_RECORD EXCERPTS:_
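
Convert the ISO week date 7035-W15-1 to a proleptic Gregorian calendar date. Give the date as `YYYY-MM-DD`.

7035-04-06

ISO week 1 of 7035 is the week containing the first Thursday of 7035.
Week 15, day 1 (Monday) lands on 7035-04-06.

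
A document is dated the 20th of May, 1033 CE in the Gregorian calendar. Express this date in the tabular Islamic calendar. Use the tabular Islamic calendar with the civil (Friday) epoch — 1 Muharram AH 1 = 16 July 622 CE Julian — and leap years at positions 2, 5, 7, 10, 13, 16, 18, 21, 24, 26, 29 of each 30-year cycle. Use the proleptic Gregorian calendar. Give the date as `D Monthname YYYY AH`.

11 Jumada al-Thani 424 AH

Both dates share Julian Day Number 2098495; in the tabular Islamic calendar that is 11 Jumada al-Thani 424 AH.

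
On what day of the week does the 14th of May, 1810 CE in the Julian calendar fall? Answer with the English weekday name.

Saturday

Equivalently 26 May 1810 Gregorian, JDN 2382294.
JDN 2382294 mod 7 = 5, and JDN 0 was a Monday, so this is a Saturday.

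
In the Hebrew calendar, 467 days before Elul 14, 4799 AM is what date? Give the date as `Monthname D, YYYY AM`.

JDN of Elul 14, 4799 AM = 2100801.
2100801 − 467 = 2100334.
JDN 2100334 in the Hebrew calendar is Sivan 21, 4798 AM.

Sivan 21, 4798 AM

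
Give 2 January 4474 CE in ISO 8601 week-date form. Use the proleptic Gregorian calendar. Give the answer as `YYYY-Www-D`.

The weekday is Tuesday (ISO weekday 2).
That Tuesday belongs to ISO week 1 of ISO year 4474.

4474-W01-2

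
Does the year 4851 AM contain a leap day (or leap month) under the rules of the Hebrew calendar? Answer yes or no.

yes

Hebrew year 4851 is year 6 of its 19-year Metonic cycle; leap years are at positions 3, 6, 8, 11, 14, 17, 19, so it is a leap year (13 months).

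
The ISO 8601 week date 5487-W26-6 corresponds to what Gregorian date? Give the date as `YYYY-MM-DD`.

ISO week 1 of 5487 is the week containing the first Thursday of 5487.
Week 26, day 6 (Saturday) lands on 5487-07-02.

5487-07-02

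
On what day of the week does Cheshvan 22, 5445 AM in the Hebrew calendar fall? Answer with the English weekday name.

Monday

In the Gregorian calendar this is 30 October 1684 (JDN 2336432).
Since JDN mod 7 = 0 (0 = Monday), the day is Monday.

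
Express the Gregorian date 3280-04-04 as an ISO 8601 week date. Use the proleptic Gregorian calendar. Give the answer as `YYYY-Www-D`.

3280-W14-4

The weekday is Thursday (ISO weekday 4).
That Thursday belongs to ISO week 14 of ISO year 3280.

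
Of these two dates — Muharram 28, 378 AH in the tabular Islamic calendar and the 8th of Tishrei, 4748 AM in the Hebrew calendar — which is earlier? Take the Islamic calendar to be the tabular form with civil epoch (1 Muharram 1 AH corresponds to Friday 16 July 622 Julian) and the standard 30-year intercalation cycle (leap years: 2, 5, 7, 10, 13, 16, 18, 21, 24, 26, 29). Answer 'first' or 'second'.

Converting both to JDN: 2082063 vs 2081805; the smaller is the second.

second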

_EXERCISE:_
Transcribe the material above word for word.

_EXPECTED ANSWER:_
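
Convert the ISO week date 7035-W15-1 to a proleptic Gregorian calendar date. Give the date as `YYYY-MM-DD`.

7035-04-06

ISO week 1 of 7035 is the week containing the first Thursday of 7035.
Week 15, day 1 (Monday) lands on 7035-04-06.

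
A document is dated the 20th of May, 1033 CE in the Gregorian calendar. Express this date in the tabular Islamic calendar. Use the tabular Islamic calendar with the civil (Friday) epoch — 1 Muharram AH 1 = 16 July 622 CE Julian — and leap years at positions 2, 5, 7, 10, 13, 16, 18, 21, 24, 26, 29 of each 30-year cycle. Use the proleptic Gregorian calendar. Give the date as `D Monthname YYYY AH`.

11 Jumada al-Thani 424 AH

Both dates share Julian Day Number 2098495; in the tabular Islamic calendar that is 11 Jumada al-Thani 424 AH.

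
On what day of the week does the 14th of May, 1810 CE in the Julian calendar fall? Answer with the English weekday name.

Saturday

Equivalently 26 May 1810 Gregorian, JDN 2382294.
JDN 2382294 mod 7 = 5, and JDN 0 was a Monday, so this is a Saturday.

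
In the Hebrew calendar, 467 days before Elul 14, 4799 AM is what date? Give the date as `Monthname D, YYYY AM`.

JDN of Elul 14, 4799 AM = 2100801.
2100801 − 467 = 2100334.
JDN 2100334 in the Hebrew calendar is Sivan 21, 4798 AM.

Sivan 21, 4798 AM

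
Give 2 January 4474 CE in ISO 8601 week-date form. Use the proleptic Gregorian calendar. Give the answer as `YYYY-Www-D`.

The weekday is Tuesday (ISO weekday 2).
That Tuesday belongs to ISO week 1 of ISO year 4474.

4474-W01-2

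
Does the year 4851 AM contain a leap day (or leap month) under the rules of the Hebrew calendar? Answer yes or no.

yes

Hebrew year 4851 is year 6 of its 19-year Metonic cycle; leap years are at positions 3, 6, 8, 11, 14, 17, 19, so it is a leap year (13 months).

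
The ISO 8601 week date 5487-W26-6 corresponds to what Gregorian date? Give the date as `YYYY-MM-DD`.

ISO week 1 of 5487 is the week containing the first Thursday of 5487.
Week 26, day 6 (Saturday) lands on 5487-07-02.

5487-07-02

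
On what day of the week does Cheshvan 22, 5445 AM in the Hebrew calendar fall? Answer with the English weekday name.

Monday

In the Gregorian calendar this is 30 October 1684 (JDN 2336432).
Since JDN mod 7 = 0 (0 = Monday), the day is Monday.

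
Express the Gregorian date 3280-04-04 as an ISO 8601 week date. Use the proleptic Gregorian calendar. Give the answer as `YYYY-Www-D`.

3280-W14-4

The weekday is Thursday (ISO weekday 4).
That Thursday belongs to ISO week 14 of ISO year 3280.

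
Of these two dates — Muharram 28, 378 AH in the tabular Islamic calendar and the 8th of Tishrei, 4748 AM in the Hebrew calendar — which is earlier? Take the Islamic calendar to be the tabular form with civil epoch (1 Muharram 1 AH corresponds to Friday 16 July 622 Julian) and the standard 30-year intercalation cycle (leap years: 2, 5, 7, 10, 13, 16, 18, 21, 24, 26, 29). Answer 'first' or 'second'.

Converting both to JDN: 2082063 vs 2081805; the smaller is the second.

second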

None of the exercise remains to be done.